EXTRACTED MATERIAL: Begin

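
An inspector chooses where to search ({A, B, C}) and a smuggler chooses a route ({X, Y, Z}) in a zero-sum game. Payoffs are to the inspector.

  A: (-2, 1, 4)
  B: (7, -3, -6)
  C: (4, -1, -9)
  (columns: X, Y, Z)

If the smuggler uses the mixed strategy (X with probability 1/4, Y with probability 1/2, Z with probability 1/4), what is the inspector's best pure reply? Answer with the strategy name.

A

Expected payoff of A: (1/4)·(-2) + (1/2)·1 + (1/4)·4 = 1.
Expected payoff of B: (1/4)·7 + (1/2)·(-3) + (1/4)·(-6) = -5/4.
Expected payoff of C: (1/4)·4 + (1/2)·(-1) + (1/4)·(-9) = -7/4.
The largest is 1, so the inspector's best response is A.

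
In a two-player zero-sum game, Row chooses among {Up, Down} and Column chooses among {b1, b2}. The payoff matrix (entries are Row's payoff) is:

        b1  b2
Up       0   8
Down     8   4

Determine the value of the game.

16/3

Row minima: Up → 0, Down → 4; maximin = 4.
Column maxima: b1 → 8, b2 → 8; minimax = 8.
4 ≠ 8, so there is no saddle point; optimal play is mixed.
Let Row play Up with probability p. Expected payoff against b1: 0p + 8(1−p) = −8p + 8; against b2: 8p + 4(1−p) = 4p + 4.
Setting these equal: −8p + 8 = 4p + 4 ⇒ −12p = -4 ⇒ p = 1/3, and the value is (-8)·(1/3) + 8 = 16/3.
For Column: with q = P(b1), equating Up's and Down's payoffs gives −8q + 8 = 4q + 4 ⇒ q = 1/3.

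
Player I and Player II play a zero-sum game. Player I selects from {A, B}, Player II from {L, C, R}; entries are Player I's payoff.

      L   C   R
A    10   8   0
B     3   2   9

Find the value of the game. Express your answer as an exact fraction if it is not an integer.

24/5

Row minima: A → 0, B → 2; maximin = 2.
Column maxima: L → 10, C → 8, R → 9; minimax = 8.
2 ≠ 8, so there is no saddle point; optimal play is mixed.
L is strictly dominated by C (it gives Player I strictly more in every row), so Player II never plays it.
On the remaining 2×2 (A, B vs C, R):
Let Player I play A with probability p. Expected payoff against C: 8p + 2(1−p) = 6p + 2; against R: 0p + 9(1−p) = −9p + 9.
Setting these equal: 6p + 2 = −9p + 9 ⇒ 15p = 7 ⇒ p = 7/15, and the value is (6)·(7/15) + 2 = 24/5.
For Player II: with q = P(C), equating A's and B's payoffs gives 8q = −7q + 9 ⇒ q = 3/5.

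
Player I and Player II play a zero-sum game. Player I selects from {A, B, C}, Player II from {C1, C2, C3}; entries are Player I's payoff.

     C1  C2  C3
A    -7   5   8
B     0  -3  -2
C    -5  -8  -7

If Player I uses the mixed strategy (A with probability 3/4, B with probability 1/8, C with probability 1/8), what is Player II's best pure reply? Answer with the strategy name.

If Player II plays C1, Player I's expected payoff is (3/4)·(-7) + (1/8)·0 + (1/8)·(-5) = -47/8.
If Player II plays C2, Player I's expected payoff is (3/4)·5 + (1/8)·(-3) + (1/8)·(-8) = 19/8.
If Player II plays C3, Player I's expected payoff is (3/4)·8 + (1/8)·(-2) + (1/8)·(-7) = 39/8.
Player II minimizes Player I's payoff; the smallest is -47/8, so the best response is C1.

C1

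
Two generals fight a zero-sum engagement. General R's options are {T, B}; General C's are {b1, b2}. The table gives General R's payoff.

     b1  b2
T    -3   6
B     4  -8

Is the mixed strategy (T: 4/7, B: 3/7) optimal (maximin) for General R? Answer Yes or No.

Against b1 this mix gives (4/7)·(-3) + (3/7)·4 = 0.
Against b2 this mix gives (4/7)·6 + (3/7)·(-8) = 0.
All of General C's active replies (b1, b2) yield 0, and no column does worse for General R. The mix makes General C indifferent and guarantees 0, so it is optimal.

Yes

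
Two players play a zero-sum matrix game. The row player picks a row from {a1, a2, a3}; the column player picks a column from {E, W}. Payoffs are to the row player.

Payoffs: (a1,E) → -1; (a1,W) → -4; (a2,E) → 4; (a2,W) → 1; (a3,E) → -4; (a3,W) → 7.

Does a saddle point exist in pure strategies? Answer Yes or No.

Row minima: a1 → -4, a2 → 1, a3 → -4; maximin = 1.
Column maxima: E → 4, W → 7; minimax = 4.
1 ≠ 4, so no pure-strategy equilibrium exists.

No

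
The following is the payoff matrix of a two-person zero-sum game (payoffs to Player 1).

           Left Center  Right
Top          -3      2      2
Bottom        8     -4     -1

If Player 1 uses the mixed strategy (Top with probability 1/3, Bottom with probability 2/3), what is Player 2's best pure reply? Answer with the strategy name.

If Player 2 plays Left, Player 1's expected payoff is (1/3)·(-3) + (2/3)·8 = 13/3.
If Player 2 plays Center, Player 1's expected payoff is (1/3)·2 + (2/3)·(-4) = -2.
If Player 2 plays Right, Player 1's expected payoff is (1/3)·2 + (2/3)·(-1) = 0.
Player 2 minimizes Player 1's payoff; the smallest is -2, so the best response is Center.

Center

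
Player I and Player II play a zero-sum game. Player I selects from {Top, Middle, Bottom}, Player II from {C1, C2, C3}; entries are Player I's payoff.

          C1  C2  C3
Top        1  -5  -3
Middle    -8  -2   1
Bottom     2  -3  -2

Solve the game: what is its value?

Row minima: Top → -5, Middle → -8, Bottom → -3; maximin = -3.
Column maxima: C1 → 2, C2 → -2, C3 → 1; minimax = -2.
-3 ≠ -2, so there is no saddle point; optimal play is mixed.
Top is strictly dominated by Bottom, so Player I never plays it.
C3 is strictly dominated by C2 (it gives Player I strictly more in every row), so Player II never plays it.
On the remaining 2×2 (Middle, Bottom vs C1, C2):
Let Player I play Middle with probability p. Expected payoff against C1: (-8)p + 2(1−p) = −10p + 2; against C2: (-2)p + (-3)(1−p) = p − 3.
Setting these equal: −10p + 2 = p − 3 ⇒ −11p = -5 ⇒ p = 5/11, and the value is (-10)·(5/11) + 2 = -28/11.
For Player II: with q = P(C1), equating Middle's and Bottom's payoffs gives −6q − 2 = 5q − 3 ⇒ q = 1/11.

-28/11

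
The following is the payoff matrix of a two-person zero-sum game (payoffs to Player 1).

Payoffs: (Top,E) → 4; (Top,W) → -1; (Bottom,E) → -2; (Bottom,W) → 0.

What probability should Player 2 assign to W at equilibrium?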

EXTRACTED MATERIAL: End

◆ TASK DIRECTIONS: Reply with nothing except the number of lines in the listing above that include the string "matrix".

◆ SOLUTION: 4